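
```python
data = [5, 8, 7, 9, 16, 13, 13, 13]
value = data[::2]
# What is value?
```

data has length 8. The slice data[::2] selects indices [0, 2, 4, 6] (0->5, 2->7, 4->16, 6->13), giving [5, 7, 16, 13].

[5, 7, 16, 13]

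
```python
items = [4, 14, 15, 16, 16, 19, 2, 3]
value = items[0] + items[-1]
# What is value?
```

items has length 8. items[0] = 4.
items has length 8. Negative index -1 maps to positive index 8 + (-1) = 7. items[7] = 3.
Sum: 4 + 3 = 7.

7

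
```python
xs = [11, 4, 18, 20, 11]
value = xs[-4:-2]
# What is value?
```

xs has length 5. The slice xs[-4:-2] selects indices [1, 2] (1->4, 2->18), giving [4, 18].

[4, 18]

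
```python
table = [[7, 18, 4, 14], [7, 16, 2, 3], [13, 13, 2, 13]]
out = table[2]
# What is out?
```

table has 3 rows. Row 2 is [13, 13, 2, 13].

[13, 13, 2, 13]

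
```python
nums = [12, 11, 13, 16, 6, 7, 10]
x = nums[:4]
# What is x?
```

nums has length 7. The slice nums[:4] selects indices [0, 1, 2, 3] (0->12, 1->11, 2->13, 3->16), giving [12, 11, 13, 16].

[12, 11, 13, 16]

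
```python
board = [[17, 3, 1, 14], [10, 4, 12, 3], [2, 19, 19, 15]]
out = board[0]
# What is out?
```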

Task directions: Lines above that include the string "board" need to be copied.

Response:
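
board = [[17, 3, 1, 14], [10, 4, 12, 3], [2, 19, 19, 15]]
out = board[0]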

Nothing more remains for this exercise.